Available data -

-*-*-

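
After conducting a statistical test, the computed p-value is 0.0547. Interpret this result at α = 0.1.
Since p = 0.0547 < α = 0.1, reject H₀.
There is sufficient evidence to reject the null hypothesis; the result is statistically significant at the 0.1 level.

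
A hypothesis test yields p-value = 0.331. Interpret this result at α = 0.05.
Since p = 0.331 > α = 0.05, fail to reject H₀.
There is insufficient evidence to reject the null hypothesis; the result is not statistically significant at the 0.05 level.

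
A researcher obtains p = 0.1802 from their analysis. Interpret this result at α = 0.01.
Since p = 0.1802 > α = 0.01, fail to reject H₀.
There is insufficient evidence to reject the null hypothesis; the result is not statistically significant at the 0.01 level.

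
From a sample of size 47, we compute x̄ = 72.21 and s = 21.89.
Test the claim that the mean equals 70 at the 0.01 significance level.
One-sample t-test:
H₀: μ = 70
H₁: μ ≠ 70
df = n - 1 = 46
t = (x̄ - μ₀) / (s/√n) = (72.21 - 70) / (21.89/√47) = 0.692
p-value = 0.4923

Since p-value > α = 0.01, we fail to reject H₀.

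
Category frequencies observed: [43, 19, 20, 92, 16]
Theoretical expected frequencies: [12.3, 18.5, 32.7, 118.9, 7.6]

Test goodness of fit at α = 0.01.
Chi-square goodness of fit test:
H₀: observed counts match expected distribution
H₁: observed counts differ from expected distribution
df = k - 1 = 4
χ² = Σ(O - E)²/E
   = (43 - 12.3)²/12.3 + (19 - 18.5)²/18.5 + (20 - 32.7)²/32.7 + (92 - 118.9)²/118.9 + (16 - 7.6)²/7.6
   = 76.625 + 0.014 + 4.932 + 6.086 + 9.284
   = 96.94
p-value < 0.0001

Since p-value < α = 0.01, we reject H₀.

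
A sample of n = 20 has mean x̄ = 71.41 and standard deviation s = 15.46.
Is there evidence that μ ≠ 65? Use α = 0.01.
One-sample t-test:
H₀: μ = 65
H₁: μ ≠ 65
df = n - 1 = 19
t = (x̄ - μ₀) / (s/√n) = (71.41 - 65) / (15.46/√20) = 1.854
p-value = 0.0793

Since p-value > α = 0.01, we fail to reject H₀.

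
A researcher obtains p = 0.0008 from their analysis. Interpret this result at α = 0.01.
Since p = 0.0008 < α = 0.01, reject H₀.
There is sufficient evidence to reject the null hypothesis; the result is statistically significant at the 0.01 level.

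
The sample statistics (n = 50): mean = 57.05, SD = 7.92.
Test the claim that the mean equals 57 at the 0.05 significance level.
One-sample t-test:
H₀: μ = 57
H₁: μ ≠ 57
df = n - 1 = 49
t = (x̄ - μ₀) / (s/√n) = (57.05 - 57) / (7.92/√50) = 0.045
p-value = 0.9646

Since p-value > α = 0.05, we fail to reject H₀.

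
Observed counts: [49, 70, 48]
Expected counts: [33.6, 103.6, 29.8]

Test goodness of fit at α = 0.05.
Chi-square goodness of fit test:
H₀: observed counts match expected distribution
H₁: observed counts differ from expected distribution
df = k - 1 = 2
χ² = Σ(O - E)²/E
   = (49 - 33.6)²/33.6 + (70 - 103.6)²/103.6 + (48 - 29.8)²/29.8
   = 7.058 + 10.897 + 11.115
   = 29.07
p-value < 0.0001

Since p-value < α = 0.05, we reject H₀.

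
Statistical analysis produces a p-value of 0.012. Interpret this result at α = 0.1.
Since p = 0.012 < α = 0.1, reject H₀.
There is sufficient evidence to reject the null hypothesis; the result is statistically significant at the 0.1 level.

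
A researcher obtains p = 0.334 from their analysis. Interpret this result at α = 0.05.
Since p = 0.334 > α = 0.05, fail to reject H₀.
There is insufficient evidence to reject the null hypothesis; the result is not statistically significant at the 0.05 level.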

-*-*-

Task details -
Only the lines containing "frequencies" are needed; copy each of them from the data.

Result for this task -
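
Category frequencies observed: [43, 19, 20, 92, 16]
Theoretical expected frequencies: [12.3, 18.5, 32.7, 118.9, 7.6]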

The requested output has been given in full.